START MATERIAL FOR THIS TASK
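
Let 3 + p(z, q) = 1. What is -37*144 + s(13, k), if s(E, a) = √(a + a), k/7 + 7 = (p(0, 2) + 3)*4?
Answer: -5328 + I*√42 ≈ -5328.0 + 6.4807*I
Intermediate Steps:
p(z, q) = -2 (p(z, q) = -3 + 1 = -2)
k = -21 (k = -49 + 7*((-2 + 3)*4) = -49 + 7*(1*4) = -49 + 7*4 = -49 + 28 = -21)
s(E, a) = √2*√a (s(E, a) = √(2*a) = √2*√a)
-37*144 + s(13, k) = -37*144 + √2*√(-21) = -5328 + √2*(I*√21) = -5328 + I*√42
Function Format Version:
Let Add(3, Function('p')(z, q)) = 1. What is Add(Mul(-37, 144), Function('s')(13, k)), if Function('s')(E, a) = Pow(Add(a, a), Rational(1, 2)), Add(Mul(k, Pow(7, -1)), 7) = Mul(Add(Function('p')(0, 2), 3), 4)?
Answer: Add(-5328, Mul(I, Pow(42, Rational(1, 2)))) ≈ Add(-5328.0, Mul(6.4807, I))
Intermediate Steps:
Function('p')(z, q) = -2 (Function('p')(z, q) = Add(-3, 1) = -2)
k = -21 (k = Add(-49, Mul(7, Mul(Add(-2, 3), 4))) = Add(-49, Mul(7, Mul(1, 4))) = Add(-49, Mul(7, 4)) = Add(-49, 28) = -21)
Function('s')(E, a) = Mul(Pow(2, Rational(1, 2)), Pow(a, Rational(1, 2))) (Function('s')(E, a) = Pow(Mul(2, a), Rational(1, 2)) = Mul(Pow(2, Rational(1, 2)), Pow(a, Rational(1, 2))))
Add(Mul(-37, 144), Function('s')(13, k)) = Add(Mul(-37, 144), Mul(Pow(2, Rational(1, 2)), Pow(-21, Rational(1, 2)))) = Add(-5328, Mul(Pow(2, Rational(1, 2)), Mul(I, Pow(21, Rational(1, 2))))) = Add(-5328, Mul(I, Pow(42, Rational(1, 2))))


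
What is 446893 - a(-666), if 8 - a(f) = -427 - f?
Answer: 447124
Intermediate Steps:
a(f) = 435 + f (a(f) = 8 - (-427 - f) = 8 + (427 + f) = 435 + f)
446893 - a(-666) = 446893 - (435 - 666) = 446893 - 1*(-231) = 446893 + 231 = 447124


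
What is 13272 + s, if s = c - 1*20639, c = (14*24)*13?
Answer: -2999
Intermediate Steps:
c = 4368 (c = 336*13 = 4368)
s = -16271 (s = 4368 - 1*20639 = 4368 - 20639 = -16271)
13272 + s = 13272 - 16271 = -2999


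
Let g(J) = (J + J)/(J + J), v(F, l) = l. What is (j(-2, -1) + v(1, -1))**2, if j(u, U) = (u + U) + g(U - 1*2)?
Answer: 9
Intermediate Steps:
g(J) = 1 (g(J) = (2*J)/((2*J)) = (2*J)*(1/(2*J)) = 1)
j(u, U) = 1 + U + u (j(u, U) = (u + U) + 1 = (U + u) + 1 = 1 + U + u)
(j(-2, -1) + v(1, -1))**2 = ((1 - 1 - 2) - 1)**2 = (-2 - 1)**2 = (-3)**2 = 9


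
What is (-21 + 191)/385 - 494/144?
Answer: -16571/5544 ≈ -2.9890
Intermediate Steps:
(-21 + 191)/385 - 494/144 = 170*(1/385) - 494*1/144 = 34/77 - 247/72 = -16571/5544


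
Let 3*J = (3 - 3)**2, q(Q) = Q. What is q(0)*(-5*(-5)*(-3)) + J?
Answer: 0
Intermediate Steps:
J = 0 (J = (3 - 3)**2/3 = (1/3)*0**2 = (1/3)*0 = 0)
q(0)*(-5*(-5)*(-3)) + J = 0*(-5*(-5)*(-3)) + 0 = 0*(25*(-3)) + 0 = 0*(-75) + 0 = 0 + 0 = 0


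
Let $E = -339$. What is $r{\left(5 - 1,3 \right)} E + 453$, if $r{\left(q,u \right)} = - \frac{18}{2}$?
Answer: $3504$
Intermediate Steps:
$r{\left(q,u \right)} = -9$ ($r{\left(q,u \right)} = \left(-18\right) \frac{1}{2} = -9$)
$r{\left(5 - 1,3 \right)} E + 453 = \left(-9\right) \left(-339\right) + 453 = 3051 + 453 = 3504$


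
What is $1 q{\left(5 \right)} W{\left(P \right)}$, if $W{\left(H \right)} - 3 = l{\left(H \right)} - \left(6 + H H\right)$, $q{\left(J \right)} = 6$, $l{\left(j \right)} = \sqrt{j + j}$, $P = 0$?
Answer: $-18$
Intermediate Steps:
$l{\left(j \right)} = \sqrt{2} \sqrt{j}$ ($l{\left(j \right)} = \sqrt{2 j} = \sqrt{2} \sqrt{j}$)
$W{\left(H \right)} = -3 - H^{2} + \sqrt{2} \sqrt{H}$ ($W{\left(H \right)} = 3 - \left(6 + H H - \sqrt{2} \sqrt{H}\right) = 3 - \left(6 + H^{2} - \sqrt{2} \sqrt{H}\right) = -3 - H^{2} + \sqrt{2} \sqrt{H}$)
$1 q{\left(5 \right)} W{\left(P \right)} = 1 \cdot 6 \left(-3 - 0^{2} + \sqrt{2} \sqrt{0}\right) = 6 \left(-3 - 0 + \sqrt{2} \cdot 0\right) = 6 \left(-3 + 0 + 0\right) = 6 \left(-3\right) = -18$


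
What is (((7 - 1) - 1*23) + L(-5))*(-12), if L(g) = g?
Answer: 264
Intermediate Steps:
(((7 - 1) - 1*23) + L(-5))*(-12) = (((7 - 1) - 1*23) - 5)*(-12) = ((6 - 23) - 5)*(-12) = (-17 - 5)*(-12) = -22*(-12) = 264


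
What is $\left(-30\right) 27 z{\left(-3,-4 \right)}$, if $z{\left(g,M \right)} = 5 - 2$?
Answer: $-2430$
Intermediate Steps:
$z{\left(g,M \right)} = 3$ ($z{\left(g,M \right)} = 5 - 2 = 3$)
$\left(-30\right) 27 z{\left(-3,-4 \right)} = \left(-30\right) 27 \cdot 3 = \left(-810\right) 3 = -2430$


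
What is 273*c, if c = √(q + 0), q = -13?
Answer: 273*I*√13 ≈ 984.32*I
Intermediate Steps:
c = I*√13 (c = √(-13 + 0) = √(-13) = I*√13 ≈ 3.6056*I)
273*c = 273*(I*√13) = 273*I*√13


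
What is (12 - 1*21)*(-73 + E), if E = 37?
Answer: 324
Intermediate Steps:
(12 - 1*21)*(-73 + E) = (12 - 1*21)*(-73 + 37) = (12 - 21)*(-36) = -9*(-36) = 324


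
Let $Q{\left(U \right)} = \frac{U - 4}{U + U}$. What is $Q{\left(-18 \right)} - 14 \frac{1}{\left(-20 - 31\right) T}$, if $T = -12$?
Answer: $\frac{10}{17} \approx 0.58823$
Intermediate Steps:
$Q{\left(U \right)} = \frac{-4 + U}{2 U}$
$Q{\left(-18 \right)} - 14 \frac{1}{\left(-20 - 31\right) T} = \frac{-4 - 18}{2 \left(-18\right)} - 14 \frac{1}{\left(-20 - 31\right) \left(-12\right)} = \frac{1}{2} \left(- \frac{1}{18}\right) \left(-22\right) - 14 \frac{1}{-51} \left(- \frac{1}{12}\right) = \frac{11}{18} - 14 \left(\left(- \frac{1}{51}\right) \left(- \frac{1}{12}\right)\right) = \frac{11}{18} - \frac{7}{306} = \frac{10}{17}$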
END MATERIAL FOR THIS TASK
**PROBLEM**
Could you repeat every record above exactly as it is written?

**RESPONSE AREA**
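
Let 3 + p(z, q) = 1. What is -37*144 + s(13, k), if s(E, a) = √(a + a), k/7 + 7 = (p(0, 2) + 3)*4?
Answer: -5328 + I*√42 ≈ -5328.0 + 6.4807*I
Intermediate Steps:
p(z, q) = -2 (p(z, q) = -3 + 1 = -2)
k = -21 (k = -49 + 7*((-2 + 3)*4) = -49 + 7*(1*4) = -49 + 7*4 = -49 + 28 = -21)
s(E, a) = √2*√a (s(E, a) = √(2*a) = √2*√a)
-37*144 + s(13, k) = -37*144 + √2*√(-21) = -5328 + √2*(I*√21) = -5328 + I*√42
Function Format Version:
Let Add(3, Function('p')(z, q)) = 1. What is Add(Mul(-37, 144), Function('s')(13, k)), if Function('s')(E, a) = Pow(Add(a, a), Rational(1, 2)), Add(Mul(k, Pow(7, -1)), 7) = Mul(Add(Function('p')(0, 2), 3), 4)?
Answer: Add(-5328, Mul(I, Pow(42, Rational(1, 2)))) ≈ Add(-5328.0, Mul(6.4807, I))
Intermediate Steps:
Function('p')(z, q) = -2 (Function('p')(z, q) = Add(-3, 1) = -2)
k = -21 (k = Add(-49, Mul(7, Mul(Add(-2, 3), 4))) = Add(-49, Mul(7, Mul(1, 4))) = Add(-49, Mul(7, 4)) = Add(-49, 28) = -21)
Function('s')(E, a) = Mul(Pow(2, Rational(1, 2)), Pow(a, Rational(1, 2))) (Function('s')(E, a) = Pow(Mul(2, a), Rational(1, 2)) = Mul(Pow(2, Rational(1, 2)), Pow(a, Rational(1, 2))))
Add(Mul(-37, 144), Function('s')(13, k)) = Add(Mul(-37, 144), Mul(Pow(2, Rational(1, 2)), Pow(-21, Rational(1, 2)))) = Add(-5328, Mul(Pow(2, Rational(1, 2)), Mul(I, Pow(21, Rational(1, 2))))) = Add(-5328, Mul(I, Pow(42, Rational(1, 2))))


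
What is 446893 - a(-666), if 8 - a(f) = -427 - f?
Answer: 447124
Intermediate Steps:
a(f) = 435 + f (a(f) = 8 - (-427 - f) = 8 + (427 + f) = 435 + f)
446893 - a(-666) = 446893 - (435 - 666) = 446893 - 1*(-231) = 446893 + 231 = 447124


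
What is 13272 + s, if s = c - 1*20639, c = (14*24)*13?
Answer: -2999
Intermediate Steps:
c = 4368 (c = 336*13 = 4368)
s = -16271 (s = 4368 - 1*20639 = 4368 - 20639 = -16271)
13272 + s = 13272 - 16271 = -2999


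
Let g(J) = (J + J)/(J + J), v(F, l) = l. What is (j(-2, -1) + v(1, -1))**2, if j(u, U) = (u + U) + g(U - 1*2)?
Answer: 9
Intermediate Steps:
g(J) = 1 (g(J) = (2*J)/((2*J)) = (2*J)*(1/(2*J)) = 1)
j(u, U) = 1 + U + u (j(u, U) = (u + U) + 1 = (U + u) + 1 = 1 + U + u)
(j(-2, -1) + v(1, -1))**2 = ((1 - 1 - 2) - 1)**2 = (-2 - 1)**2 = (-3)**2 = 9


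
What is (-21 + 191)/385 - 494/144?
Answer: -16571/5544 ≈ -2.9890
Intermediate Steps:
(-21 + 191)/385 - 494/144 = 170*(1/385) - 494*1/144 = 34/77 - 247/72 = -16571/5544


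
Let 3*J = (3 - 3)**2, q(Q) = Q. What is q(0)*(-5*(-5)*(-3)) + J?
Answer: 0
Intermediate Steps:
J = 0 (J = (3 - 3)**2/3 = (1/3)*0**2 = (1/3)*0 = 0)
q(0)*(-5*(-5)*(-3)) + J = 0*(-5*(-5)*(-3)) + 0 = 0*(25*(-3)) + 0 = 0*(-75) + 0 = 0 + 0 = 0


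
Let $E = -339$. What is $r{\left(5 - 1,3 \right)} E + 453$, if $r{\left(q,u \right)} = - \frac{18}{2}$?
Answer: $3504$
Intermediate Steps:
$r{\left(q,u \right)} = -9$ ($r{\left(q,u \right)} = \left(-18\right) \frac{1}{2} = -9$)
$r{\left(5 - 1,3 \right)} E + 453 = \left(-9\right) \left(-339\right) + 453 = 3051 + 453 = 3504$


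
What is $1 q{\left(5 \right)} W{\left(P \right)}$, if $W{\left(H \right)} - 3 = l{\left(H \right)} - \left(6 + H H\right)$, $q{\left(J \right)} = 6$, $l{\left(j \right)} = \sqrt{j + j}$, $P = 0$?
Answer: $-18$
Intermediate Steps:
$l{\left(j \right)} = \sqrt{2} \sqrt{j}$ ($l{\left(j \right)} = \sqrt{2 j} = \sqrt{2} \sqrt{j}$)
$W{\left(H \right)} = -3 - H^{2} + \sqrt{2} \sqrt{H}$ ($W{\left(H \right)} = 3 - \left(6 + H H - \sqrt{2} \sqrt{H}\right) = 3 - \left(6 + H^{2} - \sqrt{2} \sqrt{H}\right) = -3 - H^{2} + \sqrt{2} \sqrt{H}$)
$1 q{\left(5 \right)} W{\left(P \right)} = 1 \cdot 6 \left(-3 - 0^{2} + \sqrt{2} \sqrt{0}\right) = 6 \left(-3 - 0 + \sqrt{2} \cdot 0\right) = 6 \left(-3 + 0 + 0\right) = 6 \left(-3\right) = -18$


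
What is (((7 - 1) - 1*23) + L(-5))*(-12), if L(g) = g?
Answer: 264
Intermediate Steps:
(((7 - 1) - 1*23) + L(-5))*(-12) = (((7 - 1) - 1*23) - 5)*(-12) = ((6 - 23) - 5)*(-12) = (-17 - 5)*(-12) = -22*(-12) = 264


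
What is $\left(-30\right) 27 z{\left(-3,-4 \right)}$, if $z{\left(g,M \right)} = 5 - 2$?
Answer: $-2430$
Intermediate Steps:
$z{\left(g,M \right)} = 3$ ($z{\left(g,M \right)} = 5 - 2 = 3$)
$\left(-30\right) 27 z{\left(-3,-4 \right)} = \left(-30\right) 27 \cdot 3 = \left(-810\right) 3 = -2430$


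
What is 273*c, if c = √(q + 0), q = -13?
Answer: 273*I*√13 ≈ 984.32*I
Intermediate Steps:
c = I*√13 (c = √(-13 + 0) = √(-13) = I*√13 ≈ 3.6056*I)
273*c = 273*(I*√13) = 273*I*√13


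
What is (12 - 1*21)*(-73 + E), if E = 37?
Answer: 324
Intermediate Steps:
(12 - 1*21)*(-73 + E) = (12 - 1*21)*(-73 + 37) = (12 - 21)*(-36) = -9*(-36) = 324


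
Let $Q{\left(U \right)} = \frac{U - 4}{U + U}$. What is $Q{\left(-18 \right)} - 14 \frac{1}{\left(-20 - 31\right) T}$, if $T = -12$?
Answer: $\frac{10}{17} \approx 0.58823$
Intermediate Steps:
$Q{\left(U \right)} = \frac{-4 + U}{2 U}$
$Q{\left(-18 \right)} - 14 \frac{1}{\left(-20 - 31\right) T} = \frac{-4 - 18}{2 \left(-18\right)} - 14 \frac{1}{\left(-20 - 31\right) \left(-12\right)} = \frac{1}{2} \left(- \frac{1}{18}\right) \left(-22\right) - 14 \frac{1}{-51} \left(- \frac{1}{12}\right) = \frac{11}{18} - 14 \left(\left(- \frac{1}{51}\right) \left(- \frac{1}{12}\right)\right) = \frac{11}{18} - \frac{7}{306} = \frac{10}{17}$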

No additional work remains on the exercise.